**EXERCISE:** Each line from the beginning of the data below through the line containing "Answer: $1095941025$" should be repeated exactly, please.

**ENTRIES SHOWN:**
======
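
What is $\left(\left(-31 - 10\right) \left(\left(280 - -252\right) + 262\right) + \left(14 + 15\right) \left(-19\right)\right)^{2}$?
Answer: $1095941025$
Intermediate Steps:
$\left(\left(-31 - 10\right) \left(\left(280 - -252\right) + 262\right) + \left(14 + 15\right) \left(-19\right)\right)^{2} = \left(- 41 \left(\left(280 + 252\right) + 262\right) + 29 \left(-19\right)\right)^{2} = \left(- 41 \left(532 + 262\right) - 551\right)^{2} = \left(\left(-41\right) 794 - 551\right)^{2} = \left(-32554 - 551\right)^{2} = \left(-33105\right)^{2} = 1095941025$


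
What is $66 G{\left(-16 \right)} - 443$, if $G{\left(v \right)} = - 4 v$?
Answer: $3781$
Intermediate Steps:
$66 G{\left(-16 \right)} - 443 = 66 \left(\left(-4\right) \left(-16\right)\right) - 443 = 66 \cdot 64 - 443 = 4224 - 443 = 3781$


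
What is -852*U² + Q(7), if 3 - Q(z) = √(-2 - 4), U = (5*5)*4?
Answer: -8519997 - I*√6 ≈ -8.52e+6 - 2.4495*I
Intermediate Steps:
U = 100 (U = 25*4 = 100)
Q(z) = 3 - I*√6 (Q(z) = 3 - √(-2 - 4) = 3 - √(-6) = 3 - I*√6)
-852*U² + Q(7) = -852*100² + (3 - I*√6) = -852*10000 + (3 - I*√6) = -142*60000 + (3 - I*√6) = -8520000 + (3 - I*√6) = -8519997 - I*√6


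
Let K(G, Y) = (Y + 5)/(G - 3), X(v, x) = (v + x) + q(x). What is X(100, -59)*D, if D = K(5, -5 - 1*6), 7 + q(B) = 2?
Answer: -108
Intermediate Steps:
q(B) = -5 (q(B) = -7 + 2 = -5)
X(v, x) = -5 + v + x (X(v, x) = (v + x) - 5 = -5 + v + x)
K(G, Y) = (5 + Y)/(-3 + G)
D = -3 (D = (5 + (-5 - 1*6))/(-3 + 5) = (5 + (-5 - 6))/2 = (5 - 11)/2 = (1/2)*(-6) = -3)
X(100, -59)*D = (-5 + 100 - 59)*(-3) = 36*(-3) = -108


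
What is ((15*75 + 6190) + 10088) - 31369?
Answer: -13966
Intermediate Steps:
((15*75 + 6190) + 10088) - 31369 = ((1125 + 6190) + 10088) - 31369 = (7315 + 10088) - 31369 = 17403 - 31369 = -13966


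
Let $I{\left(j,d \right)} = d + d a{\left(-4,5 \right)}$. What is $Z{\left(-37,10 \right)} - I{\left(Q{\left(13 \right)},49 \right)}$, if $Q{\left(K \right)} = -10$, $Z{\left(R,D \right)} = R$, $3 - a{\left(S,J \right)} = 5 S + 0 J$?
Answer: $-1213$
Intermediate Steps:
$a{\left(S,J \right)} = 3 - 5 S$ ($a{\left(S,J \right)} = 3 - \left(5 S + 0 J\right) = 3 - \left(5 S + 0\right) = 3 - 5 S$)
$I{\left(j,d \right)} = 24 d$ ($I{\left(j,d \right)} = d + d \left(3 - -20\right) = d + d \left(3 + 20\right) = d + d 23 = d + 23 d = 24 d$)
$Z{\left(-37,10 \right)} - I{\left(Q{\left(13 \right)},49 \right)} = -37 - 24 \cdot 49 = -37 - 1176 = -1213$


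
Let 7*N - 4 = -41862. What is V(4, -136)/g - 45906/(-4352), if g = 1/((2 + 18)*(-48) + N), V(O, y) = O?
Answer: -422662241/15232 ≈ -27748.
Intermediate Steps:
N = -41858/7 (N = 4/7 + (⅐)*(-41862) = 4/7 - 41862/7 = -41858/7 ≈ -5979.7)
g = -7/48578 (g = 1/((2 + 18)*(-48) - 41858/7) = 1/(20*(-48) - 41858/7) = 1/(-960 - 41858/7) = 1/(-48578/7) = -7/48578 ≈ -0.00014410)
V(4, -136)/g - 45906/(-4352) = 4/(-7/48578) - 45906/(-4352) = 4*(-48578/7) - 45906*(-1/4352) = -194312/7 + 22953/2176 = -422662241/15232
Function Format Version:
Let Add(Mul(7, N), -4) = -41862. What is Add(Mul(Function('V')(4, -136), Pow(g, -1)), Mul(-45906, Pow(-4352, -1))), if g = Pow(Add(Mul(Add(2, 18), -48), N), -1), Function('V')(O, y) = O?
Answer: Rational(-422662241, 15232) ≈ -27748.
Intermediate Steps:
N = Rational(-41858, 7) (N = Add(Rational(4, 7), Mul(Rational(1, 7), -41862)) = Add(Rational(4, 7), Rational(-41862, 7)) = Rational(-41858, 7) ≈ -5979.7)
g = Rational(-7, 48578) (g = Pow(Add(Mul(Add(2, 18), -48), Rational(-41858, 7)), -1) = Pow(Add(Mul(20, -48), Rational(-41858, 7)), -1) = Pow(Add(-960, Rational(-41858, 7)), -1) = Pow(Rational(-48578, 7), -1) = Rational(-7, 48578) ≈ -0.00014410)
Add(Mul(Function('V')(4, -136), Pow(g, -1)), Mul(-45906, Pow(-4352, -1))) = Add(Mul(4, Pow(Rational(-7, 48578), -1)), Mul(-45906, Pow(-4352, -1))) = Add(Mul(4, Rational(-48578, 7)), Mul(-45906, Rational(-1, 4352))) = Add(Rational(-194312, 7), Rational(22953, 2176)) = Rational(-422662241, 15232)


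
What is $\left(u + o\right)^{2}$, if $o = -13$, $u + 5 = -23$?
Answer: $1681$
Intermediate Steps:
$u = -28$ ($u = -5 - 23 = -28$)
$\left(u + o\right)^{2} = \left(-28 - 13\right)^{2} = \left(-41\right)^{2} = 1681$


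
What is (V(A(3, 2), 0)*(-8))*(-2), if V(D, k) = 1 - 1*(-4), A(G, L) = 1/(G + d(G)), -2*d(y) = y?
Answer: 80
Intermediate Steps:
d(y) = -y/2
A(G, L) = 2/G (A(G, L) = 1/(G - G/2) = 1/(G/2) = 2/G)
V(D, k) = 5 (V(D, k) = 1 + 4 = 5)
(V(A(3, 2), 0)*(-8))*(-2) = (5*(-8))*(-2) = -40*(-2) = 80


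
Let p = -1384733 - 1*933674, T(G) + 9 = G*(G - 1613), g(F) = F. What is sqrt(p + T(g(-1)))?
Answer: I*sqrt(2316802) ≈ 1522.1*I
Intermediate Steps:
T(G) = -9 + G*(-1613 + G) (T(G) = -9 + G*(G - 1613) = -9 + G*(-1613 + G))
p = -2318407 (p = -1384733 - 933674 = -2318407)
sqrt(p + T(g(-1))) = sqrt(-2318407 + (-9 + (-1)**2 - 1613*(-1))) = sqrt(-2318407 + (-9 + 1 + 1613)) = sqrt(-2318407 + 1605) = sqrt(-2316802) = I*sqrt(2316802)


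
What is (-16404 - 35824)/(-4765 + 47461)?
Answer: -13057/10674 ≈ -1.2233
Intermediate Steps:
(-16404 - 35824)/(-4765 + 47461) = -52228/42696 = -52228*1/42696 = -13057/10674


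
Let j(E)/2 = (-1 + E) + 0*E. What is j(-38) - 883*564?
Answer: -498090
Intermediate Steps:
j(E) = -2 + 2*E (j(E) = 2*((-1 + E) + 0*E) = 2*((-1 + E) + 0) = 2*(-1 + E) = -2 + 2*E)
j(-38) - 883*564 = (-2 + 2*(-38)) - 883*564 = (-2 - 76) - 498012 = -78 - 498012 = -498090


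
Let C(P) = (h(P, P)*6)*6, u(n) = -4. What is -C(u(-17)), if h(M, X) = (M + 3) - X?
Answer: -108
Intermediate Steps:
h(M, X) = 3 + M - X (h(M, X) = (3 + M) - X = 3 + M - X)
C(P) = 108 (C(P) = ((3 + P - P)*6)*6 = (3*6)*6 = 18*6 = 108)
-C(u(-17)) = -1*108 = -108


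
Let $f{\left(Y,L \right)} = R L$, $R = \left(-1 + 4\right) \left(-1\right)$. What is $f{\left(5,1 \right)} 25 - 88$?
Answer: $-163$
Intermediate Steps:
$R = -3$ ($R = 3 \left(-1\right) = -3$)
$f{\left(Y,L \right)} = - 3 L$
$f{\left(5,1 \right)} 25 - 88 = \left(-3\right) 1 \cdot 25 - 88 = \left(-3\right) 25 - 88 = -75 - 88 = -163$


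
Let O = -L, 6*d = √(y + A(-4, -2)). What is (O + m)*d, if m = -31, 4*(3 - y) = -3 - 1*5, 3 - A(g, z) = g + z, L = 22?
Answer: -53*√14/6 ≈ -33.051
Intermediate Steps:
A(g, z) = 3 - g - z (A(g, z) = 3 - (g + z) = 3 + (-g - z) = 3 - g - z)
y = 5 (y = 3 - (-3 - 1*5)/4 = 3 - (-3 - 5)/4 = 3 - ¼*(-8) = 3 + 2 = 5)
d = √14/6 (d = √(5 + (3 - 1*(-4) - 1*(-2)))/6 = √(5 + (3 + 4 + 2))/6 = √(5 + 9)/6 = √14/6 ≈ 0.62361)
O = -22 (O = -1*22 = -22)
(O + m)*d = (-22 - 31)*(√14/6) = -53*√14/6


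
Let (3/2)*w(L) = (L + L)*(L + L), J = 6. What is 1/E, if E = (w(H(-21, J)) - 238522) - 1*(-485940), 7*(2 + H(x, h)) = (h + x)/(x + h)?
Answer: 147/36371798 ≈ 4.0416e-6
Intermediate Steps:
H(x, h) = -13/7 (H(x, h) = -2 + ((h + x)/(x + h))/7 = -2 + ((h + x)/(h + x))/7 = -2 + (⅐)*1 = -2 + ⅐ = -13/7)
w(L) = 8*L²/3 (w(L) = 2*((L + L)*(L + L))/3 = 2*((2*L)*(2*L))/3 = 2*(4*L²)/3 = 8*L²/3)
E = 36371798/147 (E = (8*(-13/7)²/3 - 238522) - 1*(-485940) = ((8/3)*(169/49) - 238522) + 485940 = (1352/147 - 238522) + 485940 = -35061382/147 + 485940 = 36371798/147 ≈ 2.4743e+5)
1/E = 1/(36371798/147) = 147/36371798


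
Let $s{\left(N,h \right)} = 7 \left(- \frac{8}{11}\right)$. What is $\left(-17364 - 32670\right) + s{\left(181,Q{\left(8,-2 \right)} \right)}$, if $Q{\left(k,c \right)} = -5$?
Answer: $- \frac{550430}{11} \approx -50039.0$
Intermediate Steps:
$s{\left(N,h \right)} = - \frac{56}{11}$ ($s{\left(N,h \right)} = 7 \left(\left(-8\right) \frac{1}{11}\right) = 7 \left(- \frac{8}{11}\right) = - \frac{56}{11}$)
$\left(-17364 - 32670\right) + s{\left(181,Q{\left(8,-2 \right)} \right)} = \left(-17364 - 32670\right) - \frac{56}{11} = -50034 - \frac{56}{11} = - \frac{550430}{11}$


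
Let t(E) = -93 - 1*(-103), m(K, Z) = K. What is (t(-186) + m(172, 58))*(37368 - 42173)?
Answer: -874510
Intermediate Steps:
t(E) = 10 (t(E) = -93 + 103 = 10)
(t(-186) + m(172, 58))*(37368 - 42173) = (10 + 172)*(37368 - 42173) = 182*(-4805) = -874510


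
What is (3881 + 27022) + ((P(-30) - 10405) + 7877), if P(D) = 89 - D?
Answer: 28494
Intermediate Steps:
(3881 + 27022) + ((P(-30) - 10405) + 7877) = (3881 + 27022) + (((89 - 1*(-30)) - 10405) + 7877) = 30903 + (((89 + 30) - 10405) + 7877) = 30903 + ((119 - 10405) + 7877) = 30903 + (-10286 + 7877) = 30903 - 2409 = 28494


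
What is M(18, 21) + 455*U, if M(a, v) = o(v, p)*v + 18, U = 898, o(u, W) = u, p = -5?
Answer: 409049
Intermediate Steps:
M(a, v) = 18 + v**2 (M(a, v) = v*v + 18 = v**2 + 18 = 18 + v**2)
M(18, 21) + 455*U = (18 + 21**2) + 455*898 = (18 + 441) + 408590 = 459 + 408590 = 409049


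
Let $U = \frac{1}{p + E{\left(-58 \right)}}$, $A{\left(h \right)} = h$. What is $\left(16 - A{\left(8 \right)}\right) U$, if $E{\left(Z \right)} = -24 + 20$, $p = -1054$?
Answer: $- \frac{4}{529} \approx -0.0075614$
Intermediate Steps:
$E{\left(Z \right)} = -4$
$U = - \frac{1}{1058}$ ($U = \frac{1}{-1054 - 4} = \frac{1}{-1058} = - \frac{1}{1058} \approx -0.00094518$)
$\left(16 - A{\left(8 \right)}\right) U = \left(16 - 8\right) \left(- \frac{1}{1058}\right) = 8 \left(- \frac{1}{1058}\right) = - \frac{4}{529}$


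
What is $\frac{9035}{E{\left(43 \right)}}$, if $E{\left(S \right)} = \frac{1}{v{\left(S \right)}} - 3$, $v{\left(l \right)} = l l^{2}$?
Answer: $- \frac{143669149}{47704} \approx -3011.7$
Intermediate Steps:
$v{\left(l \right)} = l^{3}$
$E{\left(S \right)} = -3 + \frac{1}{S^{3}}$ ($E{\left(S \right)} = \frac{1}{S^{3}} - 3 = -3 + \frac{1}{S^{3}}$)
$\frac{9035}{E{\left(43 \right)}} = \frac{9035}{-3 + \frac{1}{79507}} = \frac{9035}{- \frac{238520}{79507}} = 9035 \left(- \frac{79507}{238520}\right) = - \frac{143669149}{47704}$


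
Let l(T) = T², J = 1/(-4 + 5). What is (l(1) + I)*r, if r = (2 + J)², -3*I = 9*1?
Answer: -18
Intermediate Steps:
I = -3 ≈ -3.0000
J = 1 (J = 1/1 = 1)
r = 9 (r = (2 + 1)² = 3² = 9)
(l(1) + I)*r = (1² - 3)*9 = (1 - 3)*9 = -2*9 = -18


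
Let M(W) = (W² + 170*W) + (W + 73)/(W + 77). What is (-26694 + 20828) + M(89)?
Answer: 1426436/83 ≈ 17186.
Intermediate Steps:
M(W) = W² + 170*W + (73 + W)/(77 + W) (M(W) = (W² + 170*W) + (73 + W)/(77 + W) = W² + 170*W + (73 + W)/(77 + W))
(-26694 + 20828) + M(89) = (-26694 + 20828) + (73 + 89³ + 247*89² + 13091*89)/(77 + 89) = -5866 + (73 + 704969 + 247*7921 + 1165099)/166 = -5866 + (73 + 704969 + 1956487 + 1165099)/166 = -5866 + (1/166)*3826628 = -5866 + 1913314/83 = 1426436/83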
======
**ANSWER SECTION:**
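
What is $\left(\left(-31 - 10\right) \left(\left(280 - -252\right) + 262\right) + \left(14 + 15\right) \left(-19\right)\right)^{2}$?
Answer: $1095941025$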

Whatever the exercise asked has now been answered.